**THE PROBLEM:**
The line containing "Rule: Create a" marks the end: restate word for word every line from the first line of the entries below through that one.

◆ ◆ ◆

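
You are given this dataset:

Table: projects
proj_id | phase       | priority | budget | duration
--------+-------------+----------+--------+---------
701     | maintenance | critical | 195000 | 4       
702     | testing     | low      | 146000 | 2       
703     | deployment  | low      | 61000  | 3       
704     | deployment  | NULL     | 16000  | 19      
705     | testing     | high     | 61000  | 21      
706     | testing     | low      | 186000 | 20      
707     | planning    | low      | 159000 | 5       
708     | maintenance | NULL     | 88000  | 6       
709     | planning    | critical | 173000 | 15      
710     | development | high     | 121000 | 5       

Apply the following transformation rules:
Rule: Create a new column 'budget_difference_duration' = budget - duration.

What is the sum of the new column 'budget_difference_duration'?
1205900

Step 1: For each record, compute budget - duration
Example calculations:
  195000 - 4 = 194996
  146000 - 2 = 145998
  61000 - 3 = 60997
  ...
Step 2: Sum all derived values
Step 3: Total = 1205900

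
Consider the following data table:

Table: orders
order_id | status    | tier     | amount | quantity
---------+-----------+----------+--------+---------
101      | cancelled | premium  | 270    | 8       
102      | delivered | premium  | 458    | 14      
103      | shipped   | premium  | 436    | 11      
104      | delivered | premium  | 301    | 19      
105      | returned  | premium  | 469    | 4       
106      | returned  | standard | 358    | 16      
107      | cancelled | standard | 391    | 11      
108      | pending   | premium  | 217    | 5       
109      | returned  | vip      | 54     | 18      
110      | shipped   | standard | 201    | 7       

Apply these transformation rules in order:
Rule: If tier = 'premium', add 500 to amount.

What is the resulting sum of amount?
6155

Step 1: Count records where tier = 'premium': 6
Step 2: Total bonus added: 6 × 500 = 3000
Step 3: Original sum of amount: 3155
Step 4: Final sum = 3155 + 3000 = 6155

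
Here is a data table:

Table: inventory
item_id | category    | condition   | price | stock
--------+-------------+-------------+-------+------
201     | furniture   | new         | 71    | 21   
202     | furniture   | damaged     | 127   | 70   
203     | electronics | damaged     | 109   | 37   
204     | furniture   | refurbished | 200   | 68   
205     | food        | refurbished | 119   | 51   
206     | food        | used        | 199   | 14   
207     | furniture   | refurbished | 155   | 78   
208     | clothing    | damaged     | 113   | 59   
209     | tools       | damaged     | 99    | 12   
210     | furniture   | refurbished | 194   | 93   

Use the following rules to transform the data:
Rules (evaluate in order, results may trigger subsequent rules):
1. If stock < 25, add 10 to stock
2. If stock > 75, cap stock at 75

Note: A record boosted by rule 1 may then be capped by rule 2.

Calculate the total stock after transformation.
512

Step 1: Apply rule 1 to records with stock < 25
  - 3 records get bonus of 10
  - Of these, 0 records then exceed 75 and get capped
Step 2: Apply rule 2 to records with stock > 75
  - 2 records (original) are capped
Step 3: Calculate final sum = 512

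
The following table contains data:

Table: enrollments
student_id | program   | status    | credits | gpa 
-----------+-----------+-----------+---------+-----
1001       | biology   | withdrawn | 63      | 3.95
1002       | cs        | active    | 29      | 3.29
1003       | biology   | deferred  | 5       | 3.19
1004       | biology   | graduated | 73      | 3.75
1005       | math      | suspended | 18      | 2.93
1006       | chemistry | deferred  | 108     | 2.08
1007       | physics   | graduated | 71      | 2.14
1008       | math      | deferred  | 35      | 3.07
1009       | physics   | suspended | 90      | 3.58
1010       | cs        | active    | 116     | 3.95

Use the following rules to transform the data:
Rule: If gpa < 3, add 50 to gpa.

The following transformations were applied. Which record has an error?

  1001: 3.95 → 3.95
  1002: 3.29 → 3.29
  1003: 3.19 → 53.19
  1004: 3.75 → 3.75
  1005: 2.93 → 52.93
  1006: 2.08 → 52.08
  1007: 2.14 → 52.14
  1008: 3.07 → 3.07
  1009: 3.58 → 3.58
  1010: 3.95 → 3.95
Record 1003 has an error. The correct transformed value should be 3.19, not 53.19.

Step 1: Check each record against the rule
Step 2: Record 1003 has gpa = 3.19
Step 3: Since 3.19 >= 3, the bonus should not have been applied
Step 4: Correct value = 3.19, but claimed value = 53.19
Conclusion: Record 1003 has the error.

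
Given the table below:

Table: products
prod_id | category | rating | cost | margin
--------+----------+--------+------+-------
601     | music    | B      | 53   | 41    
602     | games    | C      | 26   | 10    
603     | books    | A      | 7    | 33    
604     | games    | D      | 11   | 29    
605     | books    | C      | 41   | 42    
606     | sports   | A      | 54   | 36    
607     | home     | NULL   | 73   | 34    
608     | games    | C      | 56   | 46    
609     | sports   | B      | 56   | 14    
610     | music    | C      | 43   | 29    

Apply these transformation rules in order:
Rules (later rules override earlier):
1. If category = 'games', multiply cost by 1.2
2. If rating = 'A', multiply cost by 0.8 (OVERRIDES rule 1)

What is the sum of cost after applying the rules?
426.4

Step 1: Rule 2 takes priority for records with rating = 'A'
  - 2 records: 61 × 0.8 = 48.8
Step 2: Rule 1 applies to remaining records with category = 'games'
  - 3 records: 93 × 1.2 = 111.6
Step 3: Other records unchanged: 266
Step 4: Final sum = 48.8 + 111.6 + 266 = 426.4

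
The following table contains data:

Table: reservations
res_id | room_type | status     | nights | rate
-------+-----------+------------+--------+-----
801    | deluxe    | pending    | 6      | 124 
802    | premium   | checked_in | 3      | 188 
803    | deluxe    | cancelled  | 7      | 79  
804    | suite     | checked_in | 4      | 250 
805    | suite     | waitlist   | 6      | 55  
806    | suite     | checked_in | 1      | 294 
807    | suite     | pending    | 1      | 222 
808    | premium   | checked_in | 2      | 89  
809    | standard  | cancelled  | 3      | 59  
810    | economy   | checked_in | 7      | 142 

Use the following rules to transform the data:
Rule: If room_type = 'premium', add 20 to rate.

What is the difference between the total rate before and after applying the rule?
40

Step 1: Original sum of rate = 1502
Step 2: 2 records have room_type = 'premium'
Step 3: Each affected record changes by 20
Step 4: Total change = 2 × 20 = 40
Step 5: New sum = 1502 + 40 = 1542
Step 6: Difference = |1542 - 1502| = 40
        (Sum increased by 40)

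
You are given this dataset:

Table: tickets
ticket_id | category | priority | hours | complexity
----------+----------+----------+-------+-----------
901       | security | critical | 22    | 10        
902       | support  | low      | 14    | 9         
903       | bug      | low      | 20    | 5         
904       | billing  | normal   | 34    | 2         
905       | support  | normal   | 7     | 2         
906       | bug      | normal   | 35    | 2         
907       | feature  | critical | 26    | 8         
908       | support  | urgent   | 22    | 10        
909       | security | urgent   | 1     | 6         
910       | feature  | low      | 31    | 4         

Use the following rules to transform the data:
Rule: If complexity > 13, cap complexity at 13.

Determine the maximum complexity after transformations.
10

Step 1: Original maximum complexity = 10
Step 2: Check cap of 13 against maximum
Step 3: No records exceed the cap (max 10 <= cap 13), so no capping applies
Step 4: Maximum after transformation = 10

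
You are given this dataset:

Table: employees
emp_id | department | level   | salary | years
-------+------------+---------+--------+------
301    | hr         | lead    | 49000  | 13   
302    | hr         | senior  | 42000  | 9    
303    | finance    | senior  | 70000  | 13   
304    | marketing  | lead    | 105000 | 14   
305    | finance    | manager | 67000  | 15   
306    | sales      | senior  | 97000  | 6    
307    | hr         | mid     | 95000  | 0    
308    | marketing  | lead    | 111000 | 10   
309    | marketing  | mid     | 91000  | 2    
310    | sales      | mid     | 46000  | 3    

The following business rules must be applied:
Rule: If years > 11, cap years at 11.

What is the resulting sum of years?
74

Step 1: 4 records have years > 11
Step 2: These records originally summed to 55
Step 3: After capping: 4 × 11 = 44
Step 4: Unaffected records sum: 30
Step 5: Final sum = 44 + 30 = 74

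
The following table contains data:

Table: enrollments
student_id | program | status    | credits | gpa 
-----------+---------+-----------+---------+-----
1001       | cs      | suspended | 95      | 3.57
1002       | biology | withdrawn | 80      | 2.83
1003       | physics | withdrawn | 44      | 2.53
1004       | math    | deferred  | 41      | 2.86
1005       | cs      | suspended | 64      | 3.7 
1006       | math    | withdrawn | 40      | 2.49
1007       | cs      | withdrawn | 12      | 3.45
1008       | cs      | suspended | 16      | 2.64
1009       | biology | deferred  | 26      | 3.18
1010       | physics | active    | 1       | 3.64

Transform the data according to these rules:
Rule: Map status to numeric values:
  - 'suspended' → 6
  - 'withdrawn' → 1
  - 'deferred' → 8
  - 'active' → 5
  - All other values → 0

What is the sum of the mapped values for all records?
43

Step 1: Apply mapping to each record
Step 2: Count by status:
  'suspended': 3 records × 6 = 18
  'withdrawn': 4 records × 1 = 4
  'deferred': 2 records × 8 = 16
  'active': 1 records × 5 = 5
Step 3: Sum all mapped values = 43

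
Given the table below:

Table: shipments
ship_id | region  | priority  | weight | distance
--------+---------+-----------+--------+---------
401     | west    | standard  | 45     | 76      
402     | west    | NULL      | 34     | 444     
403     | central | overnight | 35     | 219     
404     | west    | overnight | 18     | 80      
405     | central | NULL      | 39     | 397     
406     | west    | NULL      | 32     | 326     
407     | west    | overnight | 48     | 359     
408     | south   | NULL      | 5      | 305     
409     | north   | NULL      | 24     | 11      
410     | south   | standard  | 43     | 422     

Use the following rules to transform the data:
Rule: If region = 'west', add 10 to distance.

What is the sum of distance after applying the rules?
2689

Step 1: Count records where region = 'west': 5
Step 2: Total bonus added: 5 × 10 = 50
Step 3: Original sum of distance: 2639
Step 4: Final sum = 2639 + 50 = 2689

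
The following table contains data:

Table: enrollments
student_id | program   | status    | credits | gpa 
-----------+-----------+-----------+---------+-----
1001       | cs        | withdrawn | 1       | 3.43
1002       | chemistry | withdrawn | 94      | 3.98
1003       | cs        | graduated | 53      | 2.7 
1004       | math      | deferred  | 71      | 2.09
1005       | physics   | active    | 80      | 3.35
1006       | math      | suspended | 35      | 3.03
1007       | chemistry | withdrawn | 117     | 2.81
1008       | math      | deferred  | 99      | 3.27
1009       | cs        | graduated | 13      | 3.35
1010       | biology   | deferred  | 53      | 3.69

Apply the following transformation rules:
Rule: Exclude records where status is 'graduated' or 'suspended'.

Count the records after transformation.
7

Step 1: Count records to exclude
  - 2 (graduated) + 1 (suspended) = 3 records
Step 2: Total records: 10
Step 3: Remaining = 10 - 3 = 7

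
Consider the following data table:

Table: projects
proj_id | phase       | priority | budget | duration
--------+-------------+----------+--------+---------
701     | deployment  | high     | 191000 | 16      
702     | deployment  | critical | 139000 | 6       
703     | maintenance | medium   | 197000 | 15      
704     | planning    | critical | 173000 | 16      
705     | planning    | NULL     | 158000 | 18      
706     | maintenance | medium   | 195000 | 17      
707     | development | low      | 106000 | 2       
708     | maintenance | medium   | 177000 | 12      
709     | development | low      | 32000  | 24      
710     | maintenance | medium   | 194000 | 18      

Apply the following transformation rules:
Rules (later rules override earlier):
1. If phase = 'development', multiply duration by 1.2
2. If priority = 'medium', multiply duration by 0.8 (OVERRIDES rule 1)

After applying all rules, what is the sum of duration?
136.8

Step 1: Rule 2 takes priority for records with priority = 'medium'
  - 4 records: 62 × 0.8 = 49.6
Step 2: Rule 1 applies to remaining records with phase = 'development'
  - 2 records: 26 × 1.2 = 31.2
Step 3: Other records unchanged: 56
Step 4: Final sum = 49.6 + 31.2 + 56 = 136.8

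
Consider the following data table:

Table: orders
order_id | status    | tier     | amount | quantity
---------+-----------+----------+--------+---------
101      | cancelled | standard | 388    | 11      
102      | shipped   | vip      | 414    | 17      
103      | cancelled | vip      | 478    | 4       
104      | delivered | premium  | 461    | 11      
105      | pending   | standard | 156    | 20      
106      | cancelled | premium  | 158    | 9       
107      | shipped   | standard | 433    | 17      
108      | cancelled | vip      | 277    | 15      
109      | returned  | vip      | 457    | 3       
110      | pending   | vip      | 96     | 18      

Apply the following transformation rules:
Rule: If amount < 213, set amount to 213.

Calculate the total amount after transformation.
3547

Step 1: 3 records have amount < 213
Step 2: These records originally summed to 410
Step 3: After setting to minimum: 3 × 213 = 639
Step 4: Unaffected records sum: 2908
Step 5: Final sum = 639 + 2908 = 3547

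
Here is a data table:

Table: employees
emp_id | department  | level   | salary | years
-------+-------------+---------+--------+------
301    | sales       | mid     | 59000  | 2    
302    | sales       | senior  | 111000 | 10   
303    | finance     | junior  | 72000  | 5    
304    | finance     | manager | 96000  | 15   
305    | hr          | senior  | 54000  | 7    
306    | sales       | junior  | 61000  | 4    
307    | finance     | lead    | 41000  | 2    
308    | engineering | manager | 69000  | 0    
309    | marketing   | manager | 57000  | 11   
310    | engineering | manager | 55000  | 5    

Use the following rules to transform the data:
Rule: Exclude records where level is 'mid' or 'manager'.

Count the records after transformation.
5

Step 1: Count records to exclude
  - 1 (mid) + 4 (manager) = 5 records
Step 2: Total records: 10
Step 3: Remaining = 10 - 5 = 5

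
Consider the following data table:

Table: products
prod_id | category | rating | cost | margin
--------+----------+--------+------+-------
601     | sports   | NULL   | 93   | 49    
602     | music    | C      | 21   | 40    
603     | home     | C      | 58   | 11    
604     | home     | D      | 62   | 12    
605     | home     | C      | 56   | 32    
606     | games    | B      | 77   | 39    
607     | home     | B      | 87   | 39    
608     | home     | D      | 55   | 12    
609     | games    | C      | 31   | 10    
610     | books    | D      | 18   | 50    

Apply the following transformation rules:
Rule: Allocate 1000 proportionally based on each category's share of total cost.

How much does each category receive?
books: 32.26, games: 193.55, home: 569.89, music: 37.63, sports: 166.67

Step 1: Calculate total cost = 558
Step 2: Calculate each category's proportion:
  books: 18/558 = 3.23% → 32.26
  games: 108/558 = 19.35% → 193.55
  home: 318/558 = 56.99% → 569.89
  music: 21/558 = 3.76% → 37.63
  sports: 93/558 = 16.67% → 166.67
Step 3: Verify: sum of allocations ≈ 1000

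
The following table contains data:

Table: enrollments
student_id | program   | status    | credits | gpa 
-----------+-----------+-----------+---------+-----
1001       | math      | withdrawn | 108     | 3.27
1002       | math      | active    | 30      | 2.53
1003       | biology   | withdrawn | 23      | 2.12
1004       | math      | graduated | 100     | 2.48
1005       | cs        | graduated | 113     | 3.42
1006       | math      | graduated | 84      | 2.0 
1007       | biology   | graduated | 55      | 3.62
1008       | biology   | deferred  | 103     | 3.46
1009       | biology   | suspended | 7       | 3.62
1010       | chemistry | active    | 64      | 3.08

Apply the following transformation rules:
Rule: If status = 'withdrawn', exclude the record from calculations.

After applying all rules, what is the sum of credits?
556

Step 1: Identify records where status = 'withdrawn'
Step 2: The excluded records sum to 131
Step 3: Original total credits = 687
Step 4: Remaining total = 687 - 131 = 556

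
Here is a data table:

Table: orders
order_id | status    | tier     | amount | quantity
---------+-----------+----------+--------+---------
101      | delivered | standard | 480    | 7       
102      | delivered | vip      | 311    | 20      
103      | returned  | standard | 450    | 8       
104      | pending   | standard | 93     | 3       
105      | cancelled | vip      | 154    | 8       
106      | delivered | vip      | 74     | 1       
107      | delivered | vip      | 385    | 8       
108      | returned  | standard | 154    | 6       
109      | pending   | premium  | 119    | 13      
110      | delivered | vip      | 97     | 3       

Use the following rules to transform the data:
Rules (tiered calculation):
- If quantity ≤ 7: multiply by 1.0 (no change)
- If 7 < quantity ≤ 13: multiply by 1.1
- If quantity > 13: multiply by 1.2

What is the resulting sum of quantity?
84.7

Step 1: Tier 1 (quantity ≤ 7): 5 records, sum = 20 × 1.0 = 20.0
Step 2: Tier 2 (7 < quantity ≤ 13): 4 records, sum = 37 × 1.1 = 40.7
Step 3: Tier 3 (quantity > 13): 1 records, sum = 20 × 1.2 = 24.0
Step 4: Final sum = 20.0 + 40.7 + 24.0 = 84.7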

◆ ◆ ◆

**TASK ANSWER:**
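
You are given this dataset:

Table: projects
proj_id | phase       | priority | budget | duration
--------+-------------+----------+--------+---------
701     | maintenance | critical | 195000 | 4       
702     | testing     | low      | 146000 | 2       
703     | deployment  | low      | 61000  | 3       
704     | deployment  | NULL     | 16000  | 19      
705     | testing     | high     | 61000  | 21      
706     | testing     | low      | 186000 | 20      
707     | planning    | low      | 159000 | 5       
708     | maintenance | NULL     | 88000  | 6       
709     | planning    | critical | 173000 | 15      
710     | development | high     | 121000 | 5       

Apply the following transformation rules:
Rule: Create a new column 'budget_difference_duration' = budget - duration.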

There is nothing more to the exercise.